- **Source material**
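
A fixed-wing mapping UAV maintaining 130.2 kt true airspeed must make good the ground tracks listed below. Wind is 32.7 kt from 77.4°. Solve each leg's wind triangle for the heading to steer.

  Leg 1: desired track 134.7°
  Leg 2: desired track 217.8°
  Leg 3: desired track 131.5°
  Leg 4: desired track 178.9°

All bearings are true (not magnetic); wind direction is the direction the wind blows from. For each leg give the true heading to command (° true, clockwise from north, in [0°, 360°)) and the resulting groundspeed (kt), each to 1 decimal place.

Leg 1: desired track 134.7°; wind correction -12.2° → command heading 122.5°, groundspeed 109.6 kt
Leg 2: desired track 217.8°; wind correction -9.2° → command heading 208.6°, groundspeed 153.7 kt
Leg 3: desired track 131.5°; wind correction -11.7° → command heading 119.8°, groundspeed 108.3 kt
Leg 4: desired track 178.9°; wind correction -14.2° → command heading 164.7°, groundspeed 132.7 kt

Leg 1: heading=122.5°, groundspeed=109.6 kt
Leg 2: heading=208.6°, groundspeed=153.7 kt
Leg 3: heading=119.8°, groundspeed=108.3 kt
Leg 4: heading=164.7°, groundspeed=132.7 kt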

- **How to complete this task**
Using the data above, repeat every line exactly.

- **Final answer**
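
A fixed-wing mapping UAV maintaining 130.2 kt true airspeed must make good the ground tracks listed below. Wind is 32.7 kt from 77.4°. Solve each leg's wind triangle for the heading to steer.

  Leg 1: desired track 134.7°
  Leg 2: desired track 217.8°
  Leg 3: desired track 131.5°
  Leg 4: desired track 178.9°

All bearings are true (not magnetic); wind direction is the direction the wind blows from. For each leg give the true heading to command (° true, clockwise from north, in [0°, 360°)) and the resulting groundspeed (kt), each to 1 decimal place.

Leg 1: desired track 134.7°; wind correction -12.2° → command heading 122.5°, groundspeed 109.6 kt
Leg 2: desired track 217.8°; wind correction -9.2° → command heading 208.6°, groundspeed 153.7 kt
Leg 3: desired track 131.5°; wind correction -11.7° → command heading 119.8°, groundspeed 108.3 kt
Leg 4: desired track 178.9°; wind correction -14.2° → command heading 164.7°, groundspeed 132.7 kt

Leg 1: heading=122.5°, groundspeed=109.6 kt
Leg 2: heading=208.6°, groundspeed=153.7 kt
Leg 3: heading=119.8°, groundspeed=108.3 kt
Leg 4: heading=164.7°, groundspeed=132.7 kt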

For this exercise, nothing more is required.